> [ASSIGNMENT] Give back exactly the first lines of the entries below, through the line with "Observed count: 122, 170, 149, 70, 34, 15".
++++ RECORDED INFORMATION ++++
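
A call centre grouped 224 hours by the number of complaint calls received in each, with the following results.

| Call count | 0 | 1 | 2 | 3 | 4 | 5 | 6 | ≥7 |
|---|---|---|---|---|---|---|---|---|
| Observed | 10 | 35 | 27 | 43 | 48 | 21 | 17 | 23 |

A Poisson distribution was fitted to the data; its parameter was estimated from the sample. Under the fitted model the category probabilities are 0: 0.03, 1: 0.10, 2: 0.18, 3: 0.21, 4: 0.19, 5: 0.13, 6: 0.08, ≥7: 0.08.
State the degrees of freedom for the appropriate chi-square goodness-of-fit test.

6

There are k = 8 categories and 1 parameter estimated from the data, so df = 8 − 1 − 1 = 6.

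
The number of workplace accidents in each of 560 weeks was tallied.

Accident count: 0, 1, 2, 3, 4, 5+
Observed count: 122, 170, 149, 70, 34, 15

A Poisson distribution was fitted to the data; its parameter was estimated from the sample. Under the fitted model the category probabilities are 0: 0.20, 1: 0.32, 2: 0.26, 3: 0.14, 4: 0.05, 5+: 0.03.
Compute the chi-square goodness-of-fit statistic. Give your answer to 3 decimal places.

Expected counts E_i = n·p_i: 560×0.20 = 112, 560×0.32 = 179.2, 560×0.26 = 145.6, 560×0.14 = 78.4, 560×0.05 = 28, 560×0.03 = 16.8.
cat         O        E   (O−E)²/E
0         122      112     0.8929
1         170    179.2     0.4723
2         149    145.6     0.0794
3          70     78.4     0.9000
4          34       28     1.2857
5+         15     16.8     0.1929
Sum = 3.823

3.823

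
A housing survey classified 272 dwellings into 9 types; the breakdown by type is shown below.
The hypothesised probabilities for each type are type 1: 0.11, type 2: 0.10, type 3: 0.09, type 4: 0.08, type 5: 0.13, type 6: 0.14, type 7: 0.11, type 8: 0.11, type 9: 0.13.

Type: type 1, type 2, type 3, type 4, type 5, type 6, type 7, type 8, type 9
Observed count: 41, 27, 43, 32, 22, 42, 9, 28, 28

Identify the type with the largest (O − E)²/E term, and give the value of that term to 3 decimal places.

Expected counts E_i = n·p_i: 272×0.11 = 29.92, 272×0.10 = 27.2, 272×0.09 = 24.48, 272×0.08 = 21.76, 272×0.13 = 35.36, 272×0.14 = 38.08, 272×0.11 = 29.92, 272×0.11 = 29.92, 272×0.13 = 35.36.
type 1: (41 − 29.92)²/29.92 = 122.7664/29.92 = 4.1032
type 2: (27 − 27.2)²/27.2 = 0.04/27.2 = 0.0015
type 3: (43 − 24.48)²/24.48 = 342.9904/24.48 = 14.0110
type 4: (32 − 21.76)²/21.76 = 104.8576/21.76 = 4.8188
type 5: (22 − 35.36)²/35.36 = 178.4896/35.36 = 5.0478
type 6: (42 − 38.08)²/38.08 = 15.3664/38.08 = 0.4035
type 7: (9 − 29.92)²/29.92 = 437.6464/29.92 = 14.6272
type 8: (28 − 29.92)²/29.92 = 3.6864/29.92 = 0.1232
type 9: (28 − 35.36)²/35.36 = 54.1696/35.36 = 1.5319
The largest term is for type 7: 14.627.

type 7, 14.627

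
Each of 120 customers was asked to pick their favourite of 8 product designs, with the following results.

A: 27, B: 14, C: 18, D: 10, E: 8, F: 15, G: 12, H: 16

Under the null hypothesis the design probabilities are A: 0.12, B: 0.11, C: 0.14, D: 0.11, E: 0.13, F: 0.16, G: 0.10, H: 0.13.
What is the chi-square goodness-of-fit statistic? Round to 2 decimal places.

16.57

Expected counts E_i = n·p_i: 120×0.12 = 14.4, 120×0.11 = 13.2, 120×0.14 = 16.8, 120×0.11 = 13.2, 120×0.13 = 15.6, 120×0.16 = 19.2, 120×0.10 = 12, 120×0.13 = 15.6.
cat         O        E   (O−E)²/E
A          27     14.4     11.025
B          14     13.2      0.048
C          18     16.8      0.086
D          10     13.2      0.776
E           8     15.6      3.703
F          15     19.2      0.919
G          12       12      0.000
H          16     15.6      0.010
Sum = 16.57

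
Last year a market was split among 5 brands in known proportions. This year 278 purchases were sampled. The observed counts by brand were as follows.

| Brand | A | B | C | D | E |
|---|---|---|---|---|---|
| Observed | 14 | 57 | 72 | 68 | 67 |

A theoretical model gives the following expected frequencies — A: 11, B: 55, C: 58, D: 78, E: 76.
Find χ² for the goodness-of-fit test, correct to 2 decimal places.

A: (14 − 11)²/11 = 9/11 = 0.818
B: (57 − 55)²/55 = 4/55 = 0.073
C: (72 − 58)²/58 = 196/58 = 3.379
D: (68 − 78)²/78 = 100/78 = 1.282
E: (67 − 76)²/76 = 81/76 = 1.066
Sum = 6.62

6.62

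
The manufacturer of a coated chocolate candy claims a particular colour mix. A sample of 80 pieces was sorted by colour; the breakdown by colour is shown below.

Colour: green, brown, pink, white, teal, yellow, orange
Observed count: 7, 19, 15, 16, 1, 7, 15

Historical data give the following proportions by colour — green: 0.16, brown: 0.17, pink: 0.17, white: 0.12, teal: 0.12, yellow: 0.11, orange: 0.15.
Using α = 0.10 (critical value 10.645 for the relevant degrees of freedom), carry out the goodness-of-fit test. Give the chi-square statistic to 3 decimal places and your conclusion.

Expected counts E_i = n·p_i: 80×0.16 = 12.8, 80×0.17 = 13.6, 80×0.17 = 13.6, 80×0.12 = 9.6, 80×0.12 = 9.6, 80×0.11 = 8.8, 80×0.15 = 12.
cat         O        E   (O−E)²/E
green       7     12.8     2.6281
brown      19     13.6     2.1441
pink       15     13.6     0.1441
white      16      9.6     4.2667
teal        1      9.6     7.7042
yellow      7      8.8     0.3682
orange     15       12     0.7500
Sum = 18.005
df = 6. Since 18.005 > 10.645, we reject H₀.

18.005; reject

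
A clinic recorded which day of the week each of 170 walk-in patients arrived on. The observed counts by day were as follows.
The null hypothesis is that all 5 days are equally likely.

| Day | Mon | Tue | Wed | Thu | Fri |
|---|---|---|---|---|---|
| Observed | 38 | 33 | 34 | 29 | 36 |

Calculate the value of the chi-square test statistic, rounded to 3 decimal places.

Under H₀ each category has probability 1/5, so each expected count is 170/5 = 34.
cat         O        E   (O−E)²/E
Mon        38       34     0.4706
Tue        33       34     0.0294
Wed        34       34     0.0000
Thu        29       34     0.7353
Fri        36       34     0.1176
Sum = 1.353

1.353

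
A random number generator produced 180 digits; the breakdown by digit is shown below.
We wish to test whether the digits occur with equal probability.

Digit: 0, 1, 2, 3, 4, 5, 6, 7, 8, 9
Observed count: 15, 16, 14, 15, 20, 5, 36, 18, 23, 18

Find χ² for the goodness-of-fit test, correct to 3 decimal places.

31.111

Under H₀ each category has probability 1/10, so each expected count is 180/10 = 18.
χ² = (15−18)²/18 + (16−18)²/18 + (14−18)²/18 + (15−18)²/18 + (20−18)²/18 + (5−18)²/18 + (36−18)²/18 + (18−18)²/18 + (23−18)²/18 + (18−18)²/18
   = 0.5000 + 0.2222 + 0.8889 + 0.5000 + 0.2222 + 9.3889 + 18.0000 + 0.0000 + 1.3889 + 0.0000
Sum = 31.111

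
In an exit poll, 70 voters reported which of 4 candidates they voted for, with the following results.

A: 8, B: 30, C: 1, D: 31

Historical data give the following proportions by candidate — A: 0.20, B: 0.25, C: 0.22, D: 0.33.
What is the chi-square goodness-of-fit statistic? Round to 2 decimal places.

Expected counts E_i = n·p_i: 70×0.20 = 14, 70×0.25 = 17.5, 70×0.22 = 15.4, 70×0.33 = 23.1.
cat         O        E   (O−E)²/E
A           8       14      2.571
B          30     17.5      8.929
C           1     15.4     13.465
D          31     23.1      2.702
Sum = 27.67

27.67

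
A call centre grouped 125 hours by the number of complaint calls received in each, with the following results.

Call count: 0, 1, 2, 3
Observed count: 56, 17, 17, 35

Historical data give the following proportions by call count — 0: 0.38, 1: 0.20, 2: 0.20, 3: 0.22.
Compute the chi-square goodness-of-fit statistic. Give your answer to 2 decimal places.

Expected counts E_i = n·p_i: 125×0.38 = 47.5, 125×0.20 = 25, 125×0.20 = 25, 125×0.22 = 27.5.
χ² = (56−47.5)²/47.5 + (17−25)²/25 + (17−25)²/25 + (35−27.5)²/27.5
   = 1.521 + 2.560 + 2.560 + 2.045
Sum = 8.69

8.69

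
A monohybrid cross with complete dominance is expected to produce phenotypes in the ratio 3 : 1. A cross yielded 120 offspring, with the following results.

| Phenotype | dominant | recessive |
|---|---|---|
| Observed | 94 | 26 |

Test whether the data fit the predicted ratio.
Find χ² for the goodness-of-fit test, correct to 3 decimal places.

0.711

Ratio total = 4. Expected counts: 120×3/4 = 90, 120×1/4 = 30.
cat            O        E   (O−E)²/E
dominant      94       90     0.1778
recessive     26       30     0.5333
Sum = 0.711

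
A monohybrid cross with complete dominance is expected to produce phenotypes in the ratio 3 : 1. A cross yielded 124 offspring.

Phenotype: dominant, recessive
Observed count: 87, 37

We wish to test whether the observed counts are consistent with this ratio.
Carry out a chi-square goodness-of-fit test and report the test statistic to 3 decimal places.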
++++
> [ANSWER BELOW]
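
A call centre grouped 224 hours by the number of complaint calls received in each, with the following results.

| Call count | 0 | 1 | 2 | 3 | 4 | 5 | 6 | ≥7 |
|---|---|---|---|---|---|---|---|---|
| Observed | 10 | 35 | 27 | 43 | 48 | 21 | 17 | 23 |

A Poisson distribution was fitted to the data; its parameter was estimated from the sample. Under the fitted model the category probabilities are 0: 0.03, 1: 0.10, 2: 0.18, 3: 0.21, 4: 0.19, 5: 0.13, 6: 0.08, ≥7: 0.08.
State the degrees of freedom for the appropriate chi-square goodness-of-fit test.

6

There are k = 8 categories and 1 parameter estimated from the data, so df = 8 − 1 − 1 = 6.

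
The number of workplace accidents in each of 560 weeks was tallied.

Accident count: 0, 1, 2, 3, 4, 5+
Observed count: 122, 170, 149, 70, 34, 15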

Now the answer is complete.